▸ **PROBLEM STATEMENT**:
Every entry, from the first to the last, should be written out exactly.

Collected data
----------

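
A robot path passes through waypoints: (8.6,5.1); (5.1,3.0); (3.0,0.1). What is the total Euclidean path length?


Segment lengths:
  seg1 = sqrt((-3.5)^2 + (-2.1)^2) = 4.0817
  seg2 = sqrt((-2.1)^2 + (-2.9)^2) = 3.5805
Total = 7.6622


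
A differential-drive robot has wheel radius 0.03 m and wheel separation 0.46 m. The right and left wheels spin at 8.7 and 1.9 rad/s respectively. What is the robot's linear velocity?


vR = r*wR = 0.03*8.7 = 0.261 m/s
vL = r*wL = 0.03*1.9 = 0.057 m/s
v = (vR+vL)/2 = 0.159 m/s
omega = (vR-vL)/L = 0.4435 rad/s
linear velocity = 0.159 m/s


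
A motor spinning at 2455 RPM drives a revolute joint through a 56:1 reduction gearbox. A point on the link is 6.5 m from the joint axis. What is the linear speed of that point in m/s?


omega_motor = 2455 * 2*pi/60 = 257.087 rad/s
omega_joint = omega_motor / 56 = 4.5908 rad/s
v = omega_joint * r = 4.5908 * 6.5
= 29.8405 m/s


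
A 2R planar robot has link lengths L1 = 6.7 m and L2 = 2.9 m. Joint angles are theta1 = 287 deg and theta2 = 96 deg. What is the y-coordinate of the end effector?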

----------

▸ **SOLUTION TO THIS TASK**:
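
A robot path passes through waypoints: (8.6,5.1); (5.1,3.0); (3.0,0.1). What is the total Euclidean path length?


Segment lengths:
  seg1 = sqrt((-3.5)^2 + (-2.1)^2) = 4.0817
  seg2 = sqrt((-2.1)^2 + (-2.9)^2) = 3.5805
Total = 7.6622


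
A differential-drive robot has wheel radius 0.03 m and wheel separation 0.46 m. The right and left wheels spin at 8.7 and 1.9 rad/s respectively. What is the robot's linear velocity?


vR = r*wR = 0.03*8.7 = 0.261 m/s
vL = r*wL = 0.03*1.9 = 0.057 m/s
v = (vR+vL)/2 = 0.159 m/s
omega = (vR-vL)/L = 0.4435 rad/s
linear velocity = 0.159 m/s


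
A motor spinning at 2455 RPM drives a revolute joint through a 56:1 reduction gearbox. A point on the link is 6.5 m from the joint axis. What is the linear speed of that point in m/s?


omega_motor = 2455 * 2*pi/60 = 257.087 rad/s
omega_joint = omega_motor / 56 = 4.5908 rad/s
v = omega_joint * r = 4.5908 * 6.5
= 29.8405 m/s


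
A 2R planar robot has link lengths L1 = 6.7 m and L2 = 2.9 m. Joint angles are theta1 = 287 deg and theta2 = 96 deg. What is the y-coordinate of the end effector?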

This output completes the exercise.